Give the records again exactly, with every character kept.

▶ INPUT RECORDS:
- - - - - - -
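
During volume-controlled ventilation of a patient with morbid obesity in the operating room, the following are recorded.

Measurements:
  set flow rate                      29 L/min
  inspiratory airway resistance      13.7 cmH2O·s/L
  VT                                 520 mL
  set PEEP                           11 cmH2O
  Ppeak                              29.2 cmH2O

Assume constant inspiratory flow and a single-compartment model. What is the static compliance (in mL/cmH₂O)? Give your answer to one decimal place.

44.9

Flow: 29 L/min ÷ 60 = 0.4833 L/s.
Equation of motion (constant flow): PIP = Vt/C + R·V̇ + PEEP.
Vt/C = PIP − R·V̇ − PEEP = 29.2 − 13.7×0.4833 − 11 = 29.2 − 6.621 − 11 = 11.579 cmH2O.
C = Vt / 11.579 = 520 / 11.579 = 44.909 mL/cmH2O.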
- - - - - - -
▶ SOLUTION TO THIS EXERCISE:
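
During volume-controlled ventilation of a patient with morbid obesity in the operating room, the following are recorded.

Measurements:
  set flow rate                      29 L/min
  inspiratory airway resistance      13.7 cmH2O·s/L
  VT                                 520 mL
  set PEEP                           11 cmH2O
  Ppeak                              29.2 cmH2O

Assume constant inspiratory flow and a single-compartment model. What is the static compliance (in mL/cmH₂O)? Give your answer to one decimal place.

44.9

Flow: 29 L/min ÷ 60 = 0.4833 L/s.
Equation of motion (constant flow): PIP = Vt/C + R·V̇ + PEEP.
Vt/C = PIP − R·V̇ − PEEP = 29.2 − 13.7×0.4833 − 11 = 29.2 − 6.621 − 11 = 11.579 cmH2O.
C = Vt / 11.579 = 520 / 11.579 = 44.909 mL/cmH2O.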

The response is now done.